(Input records Opens)

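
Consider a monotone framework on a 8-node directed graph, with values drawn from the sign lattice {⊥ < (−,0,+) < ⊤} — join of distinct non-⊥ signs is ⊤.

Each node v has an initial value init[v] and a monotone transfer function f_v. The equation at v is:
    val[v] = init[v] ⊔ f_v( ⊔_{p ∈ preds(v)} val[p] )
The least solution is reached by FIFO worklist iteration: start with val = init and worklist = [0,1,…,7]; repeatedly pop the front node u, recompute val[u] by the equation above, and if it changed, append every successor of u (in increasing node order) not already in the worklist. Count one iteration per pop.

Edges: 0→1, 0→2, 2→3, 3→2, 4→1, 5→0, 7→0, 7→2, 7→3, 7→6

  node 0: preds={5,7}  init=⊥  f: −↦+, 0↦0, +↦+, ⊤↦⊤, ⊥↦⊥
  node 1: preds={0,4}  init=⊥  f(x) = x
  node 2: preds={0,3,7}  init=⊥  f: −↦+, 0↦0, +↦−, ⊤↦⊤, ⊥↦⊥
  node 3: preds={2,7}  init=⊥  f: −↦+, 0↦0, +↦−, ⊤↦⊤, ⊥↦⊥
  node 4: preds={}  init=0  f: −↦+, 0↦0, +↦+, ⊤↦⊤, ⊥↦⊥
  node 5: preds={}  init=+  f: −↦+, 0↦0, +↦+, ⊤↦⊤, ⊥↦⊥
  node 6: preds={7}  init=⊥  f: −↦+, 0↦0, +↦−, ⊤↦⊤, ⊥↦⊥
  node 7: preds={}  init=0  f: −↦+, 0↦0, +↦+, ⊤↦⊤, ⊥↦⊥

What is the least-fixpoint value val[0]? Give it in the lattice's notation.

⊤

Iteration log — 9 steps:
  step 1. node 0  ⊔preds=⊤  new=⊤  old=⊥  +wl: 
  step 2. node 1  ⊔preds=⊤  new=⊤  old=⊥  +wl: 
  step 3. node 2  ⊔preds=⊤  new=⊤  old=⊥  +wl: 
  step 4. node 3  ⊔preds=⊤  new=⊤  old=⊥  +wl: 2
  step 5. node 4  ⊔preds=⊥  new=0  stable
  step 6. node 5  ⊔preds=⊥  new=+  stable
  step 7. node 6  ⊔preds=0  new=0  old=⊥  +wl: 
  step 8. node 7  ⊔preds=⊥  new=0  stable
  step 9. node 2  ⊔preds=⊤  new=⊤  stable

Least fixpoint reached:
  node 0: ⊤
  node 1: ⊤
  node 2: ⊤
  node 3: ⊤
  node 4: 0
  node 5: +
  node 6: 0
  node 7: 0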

(Input records Closes)
(Input records Opens)

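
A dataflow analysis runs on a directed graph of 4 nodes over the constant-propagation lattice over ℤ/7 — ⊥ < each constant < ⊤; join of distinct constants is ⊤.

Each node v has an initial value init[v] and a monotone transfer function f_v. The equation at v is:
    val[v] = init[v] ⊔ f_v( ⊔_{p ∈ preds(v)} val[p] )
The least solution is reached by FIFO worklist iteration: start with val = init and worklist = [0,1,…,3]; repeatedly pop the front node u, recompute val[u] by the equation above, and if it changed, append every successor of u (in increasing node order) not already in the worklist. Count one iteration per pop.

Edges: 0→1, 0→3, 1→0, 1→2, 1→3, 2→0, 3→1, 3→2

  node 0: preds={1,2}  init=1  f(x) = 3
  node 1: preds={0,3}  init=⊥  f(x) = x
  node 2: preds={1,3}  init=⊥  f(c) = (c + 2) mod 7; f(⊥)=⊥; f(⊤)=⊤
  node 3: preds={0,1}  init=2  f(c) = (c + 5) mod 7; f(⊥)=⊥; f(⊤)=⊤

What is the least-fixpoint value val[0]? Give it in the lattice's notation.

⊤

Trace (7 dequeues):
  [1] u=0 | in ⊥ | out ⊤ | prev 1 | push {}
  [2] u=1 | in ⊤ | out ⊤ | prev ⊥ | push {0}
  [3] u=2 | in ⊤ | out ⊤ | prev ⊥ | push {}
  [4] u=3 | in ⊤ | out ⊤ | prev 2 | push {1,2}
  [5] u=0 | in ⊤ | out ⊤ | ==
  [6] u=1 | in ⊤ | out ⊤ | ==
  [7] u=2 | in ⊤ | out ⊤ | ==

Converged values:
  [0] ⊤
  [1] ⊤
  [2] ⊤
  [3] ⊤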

(Input records Closes)

Go through the entries and copy each line holding the string "Edges".

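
Edges: 0→1, 0→2, 2→3, 3→2, 4→1, 5→0, 7→0, 7→2, 7→3, 7→6
Edges: 0→1, 0→3, 1→0, 1→2, 1→3, 2→0, 3→1, 3→2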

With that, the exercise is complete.